**Task directions:** Using the records that appear below, write out exactly the lines from the one with "Consider Kutta's third-order" through the one with "Its interval of", keeping both end lines.

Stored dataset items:
□ □ □ □ □ □ □
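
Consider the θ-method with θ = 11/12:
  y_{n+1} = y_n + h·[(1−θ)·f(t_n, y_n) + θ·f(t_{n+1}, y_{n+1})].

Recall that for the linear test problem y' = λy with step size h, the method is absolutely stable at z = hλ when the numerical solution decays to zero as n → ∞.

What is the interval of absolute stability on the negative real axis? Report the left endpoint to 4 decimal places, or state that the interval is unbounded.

unbounded; (−∞, 0).

Set f=λy, z=hλ:
  y_{n+1} = y_n + z·[1/12·y_n + 11/12·y_{n+1}] ⇒ (1 − 11/12z)y_{n+1} = (1 + 1/12z)y_n
  ⇒ R(z) = (1 + 1/12z)/(1 − 11/12z).

Solve |R(x)|<1 on ℝ⁻.
x=-0.96: |R|=0.4894
x=-2: |R|=0.2941
x=-10: |R|=0.0164
x=-100: |R|=0.0791
θ=11/12≥1/2 ⇒ |1+1/12x|<|1−11/12x| ∀x<0 ⇒ unbounded interval.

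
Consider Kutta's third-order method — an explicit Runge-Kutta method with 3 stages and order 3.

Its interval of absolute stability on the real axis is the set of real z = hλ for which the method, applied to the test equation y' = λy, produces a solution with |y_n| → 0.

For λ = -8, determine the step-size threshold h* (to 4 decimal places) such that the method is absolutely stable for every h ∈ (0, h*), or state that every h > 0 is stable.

With y'=λy (z=hλ):
  order 3, 3-stage ⇒ R(z)=1+z+z^2/2+z^3/6
  (e.g. R(-0.77)=0.45036, |R|=0.45036)

Find x<0 with |R(x)|<1.
x=-0.77: |R|=0.4504
|R(-1.58)|=0.0108 |R(-1.31)|=0.1734 |R(-1.15)|=0.2578
Bisect:
  x_lo=-3.0923 |R|=2.2395  x_hi=-0.1037 |R|=0.9015
  mid=-1.59803 |R|=0.00133 →hi
  mid=-2.34518 |R|=0.74494 →hi
  mid=-2.71875 |R|=1.37228 →lo
  mid=-2.53197 |R|=1.03189 →lo
  mid=-2.43857 |R|=0.88214 →hi
  mid=-2.48527 |R|=0.95539 →hi
  mid=-2.50862 |R|=0.99323 →hi
  mid=-2.52029 |R|=1.01245 →lo
  ...
  [-2.51281,-2.51263] ⇒ x*=-2.5127
Stable set (-2.5127, 0).

(-2.5127,0); λ=-8 ⇒ h* = 0.3141.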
□ □ □ □ □ □ □
**Completed exercise:**
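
Consider Kutta's third-order method — an explicit Runge-Kutta method with 3 stages and order 3.

Its interval of absolute stability on the real axis is the set of real z = hλ for which the method, applied to the test equation y' = λy, produces a solution with |y_n| → 0.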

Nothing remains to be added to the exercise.